_EXERCISE DATA:_
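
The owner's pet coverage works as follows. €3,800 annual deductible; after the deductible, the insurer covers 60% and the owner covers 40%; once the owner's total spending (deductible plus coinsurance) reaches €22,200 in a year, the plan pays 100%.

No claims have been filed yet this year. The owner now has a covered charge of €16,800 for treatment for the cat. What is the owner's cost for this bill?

€9,000

The full €3,800 deductible is still open; €3,800 of this bill applies to it.
After the €3,800 deductible portion, €16,800 − €3,800 = €13,000 is subject to coinsurance.
Coinsurance: €13,000 × 40% = €5,200.
So the owner owes €3,800 + €5,200 = €9,000 before any cap.
Year-to-date out-of-pocket becomes €0 + €9,000 = €9,000, still under the €22,200 maximum, so no cap applies.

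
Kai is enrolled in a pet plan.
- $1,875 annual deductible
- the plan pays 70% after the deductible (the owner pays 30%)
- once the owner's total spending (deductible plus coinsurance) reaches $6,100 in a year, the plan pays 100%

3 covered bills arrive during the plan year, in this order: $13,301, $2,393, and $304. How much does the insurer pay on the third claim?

Claim 1 ($13,301): $1,875 finishes the deductible; $11,426 goes to coinsurance; coinsurance $11,426 × 30% = $3,427.80. Cost to owner: $5,302.80. OOP to date $5,302.80. Insurer: $13,301 − $5,302.80 = $7,998.20.
Claim 2 ($2,393): deductible already satisfied, so owner's share is 30% × $2,393 = $717.90. Owner owes $717.90 (running OOP $6,020.70). Insurer: $2,393 − $717.90 = $1,675.10.
Claim 3 ($304): 30% coinsurance on $304 = $91.20. Adding that to $6,020.70 gives $6,111.90, past the $6,100 cap; owner pays only $6,100 − $6,020.70 = $79.30. Plan pays $304 − $79.30 = $224.70.

$224.70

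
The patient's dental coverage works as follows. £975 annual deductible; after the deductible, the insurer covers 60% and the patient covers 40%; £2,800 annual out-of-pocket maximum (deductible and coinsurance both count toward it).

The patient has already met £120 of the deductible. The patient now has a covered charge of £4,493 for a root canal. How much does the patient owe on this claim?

Remaining deductible: £975 − £120 = £855.
After the £855 deductible portion, £4,493 − £855 = £3,638 is subject to coinsurance.
Coinsurance: £3,638 × 40% = £1,455.20.
So the patient owes £855 + £1,455.20 = £2,310.20 before any cap.
Year-to-date out-of-pocket becomes £120 + £2,310.20 = £2,430.20, still under the £2,800 maximum, so no cap applies.

£2,310.20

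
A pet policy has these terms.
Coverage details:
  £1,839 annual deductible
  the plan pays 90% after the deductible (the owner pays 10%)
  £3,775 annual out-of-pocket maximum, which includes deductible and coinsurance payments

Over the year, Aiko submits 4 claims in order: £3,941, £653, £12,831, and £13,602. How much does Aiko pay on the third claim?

£1,283.10

Claim 1 — £3,941: £1,839 finishes the deductible; £2,102 goes to coinsurance; coinsurance £2,102 × 10% = £210.20. Owner owes £2,049.20 (running OOP £2,049.20).
Claim 2 — £653: deductible already satisfied, so owner's share is 10% × £653 = £65.30. Owner owes £65.30 (running OOP £2,114.50).
Claim 3 — £12,831: deductible met; 10% of £12,831 = £1,283.10. Owner owes £1,283.10 (running OOP £3,397.60).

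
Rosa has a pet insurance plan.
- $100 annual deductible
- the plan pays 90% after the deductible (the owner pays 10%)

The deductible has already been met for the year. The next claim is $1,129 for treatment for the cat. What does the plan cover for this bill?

With the deductible met, the entire $1,129 is subject to coinsurance.
10% of $1,129 = $112.90 falls to the owner.
The plan picks up $1,129 − $112.90 = $1,016.10.

$1,016.10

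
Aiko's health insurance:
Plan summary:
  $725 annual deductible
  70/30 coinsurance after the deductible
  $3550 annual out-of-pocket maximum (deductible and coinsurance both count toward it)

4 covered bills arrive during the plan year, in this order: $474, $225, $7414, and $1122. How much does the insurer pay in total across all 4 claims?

$5957

#1 ($474): fully absorbed by the deductible. Patient pays $474; OOP now $474. Plan pays $474 − $474 = $0.
#2 ($225): all of it applies to the deductible. Patient owes $225 (running OOP $699). Plan pays $225 − $225 = $0.
#3 ($7414): deductible takes $26, $7388 remains; coinsurance $7388 × 30% = $2216.40. Patient pays $2242.40; OOP now $2941.40. Plan pays $7414 − $2242.40 = $5171.60.
#4 ($1122): 30% coinsurance on $1122 = $336.60. Patient owes $336.60 (running OOP $3278). Plan pays $1122 − $336.60 = $785.40.
Insurer total = bills − patient's total = $9235 − $3278 = $5957.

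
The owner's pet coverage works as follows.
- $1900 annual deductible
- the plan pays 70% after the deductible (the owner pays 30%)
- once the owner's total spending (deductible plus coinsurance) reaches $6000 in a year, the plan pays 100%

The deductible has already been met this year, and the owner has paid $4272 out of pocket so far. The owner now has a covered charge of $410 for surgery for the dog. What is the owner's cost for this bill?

The deductible is already satisfied, so the full bill goes to coinsurance.
Coinsurance: $410 × 30% = $123.
Total out-of-pocket so far would be $4272 + $123 = $4395, below the $6000 cap — no reduction.

$123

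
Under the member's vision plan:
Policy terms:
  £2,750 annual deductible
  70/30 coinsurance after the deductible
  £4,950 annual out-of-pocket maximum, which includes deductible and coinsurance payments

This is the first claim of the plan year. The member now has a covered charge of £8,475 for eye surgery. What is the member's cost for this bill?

Nothing has been paid toward the £2,750 deductible, so the first £2,750 of this charge is applied there.
The remaining £5,725 (= £8,475 − £2,750) moves to coinsurance.
30% of £5,725 = £1,717.50 falls to the member.
That puts the member's cost at £2,750 + £1,717.50 = £4,467.50 before any cap.
Total out-of-pocket so far would be £0 + £4,467.50 = £4,467.50, below the £4,950 cap — no reduction.

£4,467.50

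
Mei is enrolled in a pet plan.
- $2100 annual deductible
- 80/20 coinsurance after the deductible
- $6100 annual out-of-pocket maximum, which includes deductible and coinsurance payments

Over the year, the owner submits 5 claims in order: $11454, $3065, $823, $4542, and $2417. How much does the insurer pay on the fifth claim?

$1973.80

Bill 1, $11454: $2100 to deductible, leaving $9354; 20% of $9354 = $1870.80. Owner owes $3970.80 (running OOP $3970.80). Insurer: $11454 − $3970.80 = $7483.20.
Bill 2, $3065: 20% coinsurance on $3065 = $613. Owner pays $613; OOP now $4583.80. Plan pays $3065 − $613 = $2452.
Bill 3, $823: deductible met; 20% of $823 = $164.60. Cost to owner: $164.60. OOP to date $4748.40. Insurer: $823 − $164.60 = $658.40.
Bill 4, $4542: deductible already satisfied, so owner's share is 20% × $4542 = $908.40. Cost to owner: $908.40. OOP to date $5656.80. Plan pays $4542 − $908.40 = $3633.60.
Bill 5, $2417: deductible met; 20% of $2417 = $483.40. That would push OOP to $6140.20, over the $6100 cap, so owner pays $6100 − $5656.80 = $443.20. Insurer: $2417 − $443.20 = $1973.80.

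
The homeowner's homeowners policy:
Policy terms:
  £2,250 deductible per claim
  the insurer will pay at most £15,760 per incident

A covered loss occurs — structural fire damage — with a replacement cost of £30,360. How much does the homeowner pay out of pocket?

Subtract the deductible: £30,360 − £2,250 = £28,110.
The £15,760 per-incident cap binds; insurer pays £15,760.
Out of pocket: £30,360 − £15,760 = £14,600.

£14,600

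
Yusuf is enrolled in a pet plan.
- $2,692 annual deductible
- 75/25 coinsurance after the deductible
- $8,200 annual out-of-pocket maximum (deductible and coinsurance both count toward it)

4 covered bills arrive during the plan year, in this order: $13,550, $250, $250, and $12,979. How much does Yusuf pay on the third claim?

Claim 1 — $13,550: $2,692 to deductible, leaving $10,858; coinsurance $10,858 × 25% = $2,714.50. Owner owes $5,406.50 (running OOP $5,406.50).
Claim 2 — $250: 25% coinsurance on $250 = $62.50. Owner pays $62.50; OOP now $5,469.
Claim 3 — $250: deductible met; 25% of $250 = $62.50. Cost to owner: $62.50. OOP to date $5,531.50.

$62.50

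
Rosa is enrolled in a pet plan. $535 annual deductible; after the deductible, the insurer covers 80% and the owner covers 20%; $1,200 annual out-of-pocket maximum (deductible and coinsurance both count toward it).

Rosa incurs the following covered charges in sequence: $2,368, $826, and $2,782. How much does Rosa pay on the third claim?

$133.20

Bill 1, $2,368: $535 finishes the deductible; $1,833 goes to coinsurance; owner's 20% is $366.60. Owner pays $901.60; OOP now $901.60.
Bill 2, $826: deductible already satisfied, so owner's share is 20% × $826 = $165.20. Cost to owner: $165.20. OOP to date $1,066.80.
Bill 3, $2,782: 20% coinsurance on $2,782 = $556.40. OOP would hit $1,623.20 > $1,200, so the cap limits the owner to $1,200 − $1,066.80 = $133.20.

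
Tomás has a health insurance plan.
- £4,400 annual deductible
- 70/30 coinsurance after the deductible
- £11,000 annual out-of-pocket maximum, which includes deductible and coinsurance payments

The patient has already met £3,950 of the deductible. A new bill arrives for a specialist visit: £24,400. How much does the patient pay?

£7,050

£3,950 of the £4,400 deductible is already met, leaving £450.
That leaves £24,400 − £450 = £23,950 for coinsurance.
30% of £23,950 = £7,185 falls to the patient.
That puts the patient's cost at £450 + £7,185 = £7,635 before any cap.
Adding £7,635 to the £3,950 already spent would give £11,585, which exceeds the £11,000 cap; the patient pays just £11,000 − £3,950 = £7,050.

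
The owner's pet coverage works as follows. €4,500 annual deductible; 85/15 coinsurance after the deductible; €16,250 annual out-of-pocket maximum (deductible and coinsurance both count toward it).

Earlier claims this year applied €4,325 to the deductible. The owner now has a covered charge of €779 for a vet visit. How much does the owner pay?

€265.60

Deductible still to meet: €4,500 − €4,325 = €175.
The remaining €604 (= €779 − €175) moves to coinsurance.
Owner's 15% share of €604 is €90.60.
So the owner owes €175 + €90.60 = €265.60 before any cap.
Cumulative spending €4,325 + €265.60 = €4,590.60 stays under the €16,250 maximum.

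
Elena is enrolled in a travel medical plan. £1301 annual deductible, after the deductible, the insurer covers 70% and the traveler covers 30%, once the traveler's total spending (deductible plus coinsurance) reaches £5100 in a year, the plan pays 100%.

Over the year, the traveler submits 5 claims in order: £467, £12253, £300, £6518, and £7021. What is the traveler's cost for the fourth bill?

Claim 1 — £467: all of it applies to the deductible. Cost to traveler: £467. OOP to date £467.
Claim 2 — £12253: £834 finishes the deductible; £11419 goes to coinsurance; traveler's 30% is £3425.70. Cost to traveler: £4259.70. OOP to date £4726.70.
Claim 3 — £300: 30% coinsurance on £300 = £90. Traveler pays £90; OOP now £4816.70.
Claim 4 — £6518: deductible met; 30% of £6518 = £1955.40. That would push OOP to £6772.10, over the £5100 cap, so traveler pays £5100 − £4816.70 = £283.30.

£283.30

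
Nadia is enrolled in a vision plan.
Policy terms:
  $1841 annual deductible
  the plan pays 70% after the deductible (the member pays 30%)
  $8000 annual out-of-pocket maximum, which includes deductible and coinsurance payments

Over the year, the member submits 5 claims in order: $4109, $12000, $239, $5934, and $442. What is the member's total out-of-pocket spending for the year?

$8000

Claim 1 — $4109: $1841 finishes the deductible; $2268 goes to coinsurance; coinsurance $2268 × 30% = $680.40. Member owes $2521.40 (running OOP $2521.40).
Claim 2 — $12000: deductible met; 30% of $12000 = $3600. Cost to member: $3600. OOP to date $6121.40.
Claim 3 — $239: deductible already satisfied, so member's share is 30% × $239 = $71.70. Member pays $71.70; OOP now $6193.10.
Claim 4 — $5934: deductible met; 30% of $5934 = $1780.20. Cost to member: $1780.20. OOP to date $7973.30.
Claim 5 — $442: deductible already satisfied, so member's share is 30% × $442 = $132.60. OOP would hit $8105.90 > $8000, so the cap limits the member to $8000 − $7973.30 = $26.70.
Total paid by the member: $2521.40 + $3600 + $71.70 + $1780.20 + $26.70 = $8000.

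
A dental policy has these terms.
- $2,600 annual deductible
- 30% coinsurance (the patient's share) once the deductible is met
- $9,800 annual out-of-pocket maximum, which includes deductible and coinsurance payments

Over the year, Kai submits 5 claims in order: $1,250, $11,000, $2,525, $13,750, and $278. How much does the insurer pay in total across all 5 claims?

$19,003

Claim 1 — $1,250: entire amount goes to the deductible. Patient owes $1,250 (running OOP $1,250). Insurer: $1,250 − $1,250 = $0.
Claim 2 — $11,000: $1,350 to deductible, leaving $9,650; coinsurance $9,650 × 30% = $2,895. Cost to patient: $4,245. OOP to date $5,495. Plan pays $11,000 − $4,245 = $6,755.
Claim 3 — $2,525: deductible met; 30% of $2,525 = $757.50. Cost to patient: $757.50. OOP to date $6,252.50. Plan pays $2,525 − $757.50 = $1,767.50.
Claim 4 — $13,750: 30% coinsurance on $13,750 = $4,125. That would push OOP to $10,377.50, over the $9,800 cap, so patient pays $9,800 − $6,252.50 = $3,547.50. Insurer: $13,750 − $3,547.50 = $10,202.50.
Claim 5 — $278: deductible met; 30% of $278 = $83.40. OOP would hit $9,883.40 > $9,800, so the cap limits the patient to $9,800 − $9,800 = $0. Plan pays $278 − $0 = $278.
Insurer total = bills − patient's total = $28,803 − $9,800 = $19,003.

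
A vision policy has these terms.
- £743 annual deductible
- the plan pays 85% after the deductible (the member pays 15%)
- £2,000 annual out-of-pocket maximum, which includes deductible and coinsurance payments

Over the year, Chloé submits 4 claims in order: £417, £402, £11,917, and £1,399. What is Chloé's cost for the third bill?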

_EXERCISE DIRECTIONS:_ Only the number should be given: the count of lines in the entries that contain the string "works".

_ANSWER SECTION:_ 4